Collected data entries:
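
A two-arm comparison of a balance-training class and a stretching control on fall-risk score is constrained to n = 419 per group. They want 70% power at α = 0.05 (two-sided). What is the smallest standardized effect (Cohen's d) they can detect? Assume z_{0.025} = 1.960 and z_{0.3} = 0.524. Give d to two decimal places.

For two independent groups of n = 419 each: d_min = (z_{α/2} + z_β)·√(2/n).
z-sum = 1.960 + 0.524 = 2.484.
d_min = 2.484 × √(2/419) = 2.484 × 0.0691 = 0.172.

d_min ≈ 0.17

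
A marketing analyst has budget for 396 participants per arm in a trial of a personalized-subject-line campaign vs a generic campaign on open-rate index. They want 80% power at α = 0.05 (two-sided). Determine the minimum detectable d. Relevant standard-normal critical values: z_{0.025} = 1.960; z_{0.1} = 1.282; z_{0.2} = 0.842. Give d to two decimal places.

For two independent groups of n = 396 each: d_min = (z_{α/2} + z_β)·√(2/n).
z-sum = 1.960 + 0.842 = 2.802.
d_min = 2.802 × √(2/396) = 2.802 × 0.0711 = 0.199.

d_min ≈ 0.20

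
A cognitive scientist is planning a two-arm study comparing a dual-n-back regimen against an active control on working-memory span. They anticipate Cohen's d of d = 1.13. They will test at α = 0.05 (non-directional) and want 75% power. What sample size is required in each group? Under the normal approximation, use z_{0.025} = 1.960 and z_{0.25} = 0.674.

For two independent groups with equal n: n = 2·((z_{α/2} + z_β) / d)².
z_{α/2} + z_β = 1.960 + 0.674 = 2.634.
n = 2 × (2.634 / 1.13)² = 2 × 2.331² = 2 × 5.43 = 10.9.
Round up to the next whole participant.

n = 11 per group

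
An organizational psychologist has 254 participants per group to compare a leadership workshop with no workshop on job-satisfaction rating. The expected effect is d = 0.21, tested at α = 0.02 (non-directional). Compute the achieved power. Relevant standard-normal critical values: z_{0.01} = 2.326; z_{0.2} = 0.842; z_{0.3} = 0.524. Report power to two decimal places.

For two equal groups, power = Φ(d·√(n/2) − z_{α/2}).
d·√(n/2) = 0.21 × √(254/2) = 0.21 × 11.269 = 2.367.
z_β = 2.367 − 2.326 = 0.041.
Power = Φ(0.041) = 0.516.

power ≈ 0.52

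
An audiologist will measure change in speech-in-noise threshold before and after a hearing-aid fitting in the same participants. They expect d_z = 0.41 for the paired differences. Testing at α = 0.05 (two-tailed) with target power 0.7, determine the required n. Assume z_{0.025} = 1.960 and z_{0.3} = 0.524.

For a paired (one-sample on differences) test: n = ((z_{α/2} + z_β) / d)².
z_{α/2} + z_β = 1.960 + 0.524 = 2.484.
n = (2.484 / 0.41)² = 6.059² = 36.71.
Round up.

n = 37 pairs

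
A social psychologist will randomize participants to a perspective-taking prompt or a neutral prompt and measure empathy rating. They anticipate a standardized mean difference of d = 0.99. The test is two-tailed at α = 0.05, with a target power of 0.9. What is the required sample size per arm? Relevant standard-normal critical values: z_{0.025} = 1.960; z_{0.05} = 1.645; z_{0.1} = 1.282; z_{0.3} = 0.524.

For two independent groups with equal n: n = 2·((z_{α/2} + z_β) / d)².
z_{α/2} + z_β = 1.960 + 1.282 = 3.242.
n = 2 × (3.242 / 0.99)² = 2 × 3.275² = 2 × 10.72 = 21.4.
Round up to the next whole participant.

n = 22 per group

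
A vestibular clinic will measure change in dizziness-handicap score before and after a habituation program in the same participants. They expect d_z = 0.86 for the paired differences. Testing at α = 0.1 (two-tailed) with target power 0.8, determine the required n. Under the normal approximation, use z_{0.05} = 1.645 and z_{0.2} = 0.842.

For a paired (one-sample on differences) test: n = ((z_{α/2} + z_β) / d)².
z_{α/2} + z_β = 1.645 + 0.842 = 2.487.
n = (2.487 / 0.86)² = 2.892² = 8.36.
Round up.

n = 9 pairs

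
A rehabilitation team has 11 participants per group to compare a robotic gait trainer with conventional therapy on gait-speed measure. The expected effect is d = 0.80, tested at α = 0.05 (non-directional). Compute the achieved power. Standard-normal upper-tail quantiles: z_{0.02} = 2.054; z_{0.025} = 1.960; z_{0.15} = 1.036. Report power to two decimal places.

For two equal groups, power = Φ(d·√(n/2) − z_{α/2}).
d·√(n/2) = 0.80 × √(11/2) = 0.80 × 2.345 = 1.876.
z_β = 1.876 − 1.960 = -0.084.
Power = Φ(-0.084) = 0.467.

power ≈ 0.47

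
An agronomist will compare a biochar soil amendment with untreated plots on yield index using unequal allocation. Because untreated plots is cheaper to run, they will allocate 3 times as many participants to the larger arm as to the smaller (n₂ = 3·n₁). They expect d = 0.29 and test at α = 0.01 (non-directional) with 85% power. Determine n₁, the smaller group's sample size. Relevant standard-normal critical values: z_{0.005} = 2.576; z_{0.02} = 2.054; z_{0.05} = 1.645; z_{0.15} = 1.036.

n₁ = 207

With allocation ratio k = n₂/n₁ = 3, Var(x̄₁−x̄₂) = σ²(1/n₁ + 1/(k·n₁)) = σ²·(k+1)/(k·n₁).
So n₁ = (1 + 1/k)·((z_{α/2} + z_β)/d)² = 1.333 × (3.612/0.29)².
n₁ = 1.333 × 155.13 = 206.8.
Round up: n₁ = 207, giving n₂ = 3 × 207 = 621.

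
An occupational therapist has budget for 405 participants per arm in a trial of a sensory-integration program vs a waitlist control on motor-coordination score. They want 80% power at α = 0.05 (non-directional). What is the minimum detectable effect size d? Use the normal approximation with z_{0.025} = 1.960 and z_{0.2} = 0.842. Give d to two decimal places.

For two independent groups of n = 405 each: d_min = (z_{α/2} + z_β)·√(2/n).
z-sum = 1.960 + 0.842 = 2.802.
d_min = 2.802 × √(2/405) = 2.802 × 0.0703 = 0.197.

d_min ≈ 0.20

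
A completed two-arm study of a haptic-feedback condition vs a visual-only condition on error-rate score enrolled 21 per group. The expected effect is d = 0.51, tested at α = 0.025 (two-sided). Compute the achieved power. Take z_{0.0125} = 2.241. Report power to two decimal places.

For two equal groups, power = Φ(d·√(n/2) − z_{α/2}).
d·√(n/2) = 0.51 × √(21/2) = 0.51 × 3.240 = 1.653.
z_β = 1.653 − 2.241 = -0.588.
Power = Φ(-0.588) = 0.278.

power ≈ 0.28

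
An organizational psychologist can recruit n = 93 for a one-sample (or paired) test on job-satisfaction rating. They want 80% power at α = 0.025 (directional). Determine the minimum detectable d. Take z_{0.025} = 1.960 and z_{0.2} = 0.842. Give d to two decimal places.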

→ Problem requirements: Your answer should consist of every record, printed exactly as given.

→ Result:
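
A two-arm comparison of a balance-training class and a stretching control on fall-risk score is constrained to n = 419 per group. They want 70% power at α = 0.05 (two-sided). What is the smallest standardized effect (Cohen's d) they can detect? Assume z_{0.025} = 1.960 and z_{0.3} = 0.524. Give d to two decimal places.

For two independent groups of n = 419 each: d_min = (z_{α/2} + z_β)·√(2/n).
z-sum = 1.960 + 0.524 = 2.484.
d_min = 2.484 × √(2/419) = 2.484 × 0.0691 = 0.172.

d_min ≈ 0.17

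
A marketing analyst has budget for 396 participants per arm in a trial of a personalized-subject-line campaign vs a generic campaign on open-rate index. They want 80% power at α = 0.05 (two-sided). Determine the minimum detectable d. Relevant standard-normal critical values: z_{0.025} = 1.960; z_{0.1} = 1.282; z_{0.2} = 0.842. Give d to two decimal places.

For two independent groups of n = 396 each: d_min = (z_{α/2} + z_β)·√(2/n).
z-sum = 1.960 + 0.842 = 2.802.
d_min = 2.802 × √(2/396) = 2.802 × 0.0711 = 0.199.

d_min ≈ 0.20

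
A cognitive scientist is planning a two-arm study comparing a dual-n-back regimen against an active control on working-memory span. They anticipate Cohen's d of d = 1.13. They will test at α = 0.05 (non-directional) and want 75% power. What sample size is required in each group? Under the normal approximation, use z_{0.025} = 1.960 and z_{0.25} = 0.674.

For two independent groups with equal n: n = 2·((z_{α/2} + z_β) / d)².
z_{α/2} + z_β = 1.960 + 0.674 = 2.634.
n = 2 × (2.634 / 1.13)² = 2 × 2.331² = 2 × 5.43 = 10.9.
Round up to the next whole participant.

n = 11 per group

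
An organizational psychologist has 254 participants per group to compare a leadership workshop with no workshop on job-satisfaction rating. The expected effect is d = 0.21, tested at α = 0.02 (non-directional). Compute the achieved power. Relevant standard-normal critical values: z_{0.01} = 2.326; z_{0.2} = 0.842; z_{0.3} = 0.524. Report power to two decimal places.

For two equal groups, power = Φ(d·√(n/2) − z_{α/2}).
d·√(n/2) = 0.21 × √(254/2) = 0.21 × 11.269 = 2.367.
z_β = 2.367 − 2.326 = 0.041.
Power = Φ(0.041) = 0.516.

power ≈ 0.52

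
An audiologist will measure change in speech-in-noise threshold before and after a hearing-aid fitting in the same participants. They expect d_z = 0.41 for the paired differences. Testing at α = 0.05 (two-tailed) with target power 0.7, determine the required n. Assume z_{0.025} = 1.960 and z_{0.3} = 0.524.

For a paired (one-sample on differences) test: n = ((z_{α/2} + z_β) / d)².
z_{α/2} + z_β = 1.960 + 0.524 = 2.484.
n = (2.484 / 0.41)² = 6.059² = 36.71.
Round up.

n = 37 pairs

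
A social psychologist will randomize participants to a perspective-taking prompt or a neutral prompt and measure empathy rating. They anticipate a standardized mean difference of d = 0.99. The test is two-tailed at α = 0.05, with a target power of 0.9. What is the required sample size per arm? Relevant standard-normal critical values: z_{0.025} = 1.960; z_{0.05} = 1.645; z_{0.1} = 1.282; z_{0.3} = 0.524.

For two independent groups with equal n: n = 2·((z_{α/2} + z_β) / d)².
z_{α/2} + z_β = 1.960 + 1.282 = 3.242.
n = 2 × (3.242 / 0.99)² = 2 × 3.275² = 2 × 10.72 = 21.4.
Round up to the next whole participant.

n = 22 per group

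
A vestibular clinic will measure change in dizziness-handicap score before and after a habituation program in the same participants. They expect d_z = 0.86 for the paired differences. Testing at α = 0.1 (two-tailed) with target power 0.8, determine the required n. Under the normal approximation, use z_{0.05} = 1.645 and z_{0.2} = 0.842.

For a paired (one-sample on differences) test: n = ((z_{α/2} + z_β) / d)².
z_{α/2} + z_β = 1.645 + 0.842 = 2.487.
n = (2.487 / 0.86)² = 2.892² = 8.36.
Round up.

n = 9 pairs

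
A rehabilitation team has 11 participants per group to compare a robotic gait trainer with conventional therapy on gait-speed measure. The expected effect is d = 0.80, tested at α = 0.05 (non-directional). Compute the achieved power. Standard-normal upper-tail quantiles: z_{0.02} = 2.054; z_{0.025} = 1.960; z_{0.15} = 1.036. Report power to two decimal places.

For two equal groups, power = Φ(d·√(n/2) − z_{α/2}).
d·√(n/2) = 0.80 × √(11/2) = 0.80 × 2.345 = 1.876.
z_β = 1.876 − 1.960 = -0.084.
Power = Φ(-0.084) = 0.467.

power ≈ 0.47

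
An agronomist will compare a biochar soil amendment with untreated plots on yield index using unequal allocation. Because untreated plots is cheaper to run, they will allocate 3 times as many participants to the larger arm as to the smaller (n₂ = 3·n₁). They expect d = 0.29 and test at α = 0.01 (non-directional) with 85% power. Determine n₁, the smaller group's sample size. Relevant standard-normal critical values: z_{0.005} = 2.576; z_{0.02} = 2.054; z_{0.05} = 1.645; z_{0.15} = 1.036.

n₁ = 207

With allocation ratio k = n₂/n₁ = 3, Var(x̄₁−x̄₂) = σ²(1/n₁ + 1/(k·n₁)) = σ²·(k+1)/(k·n₁).
So n₁ = (1 + 1/k)·((z_{α/2} + z_β)/d)² = 1.333 × (3.612/0.29)².
n₁ = 1.333 × 155.13 = 206.8.
Round up: n₁ = 207, giving n₂ = 3 × 207 = 621.

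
An occupational therapist has budget for 405 participants per arm in a trial of a sensory-integration program vs a waitlist control on motor-coordination score. They want 80% power at α = 0.05 (non-directional). What is the minimum detectable effect size d? Use the normal approximation with z_{0.025} = 1.960 and z_{0.2} = 0.842. Give d to two decimal places.

For two independent groups of n = 405 each: d_min = (z_{α/2} + z_β)·√(2/n).
z-sum = 1.960 + 0.842 = 2.802.
d_min = 2.802 × √(2/405) = 2.802 × 0.0703 = 0.197.

d_min ≈ 0.20

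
A completed two-arm study of a haptic-feedback condition vs a visual-only condition on error-rate score enrolled 21 per group. The expected effect is d = 0.51, tested at α = 0.025 (two-sided). Compute the achieved power. Take z_{0.0125} = 2.241. Report power to two decimal places.

For two equal groups, power = Φ(d·√(n/2) − z_{α/2}).
d·√(n/2) = 0.51 × √(21/2) = 0.51 × 3.240 = 1.653.
z_β = 1.653 − 2.241 = -0.588.
Power = Φ(-0.588) = 0.278.

power ≈ 0.28

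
An organizational psychologist can recruit n = 93 for a one-sample (or paired) test on job-satisfaction rating. They want 80% power at α = 0.025 (directional). Determine the minimum detectable d. Take z_{0.025} = 1.960 and z_{0.2} = 0.842. Give d to two decimal places.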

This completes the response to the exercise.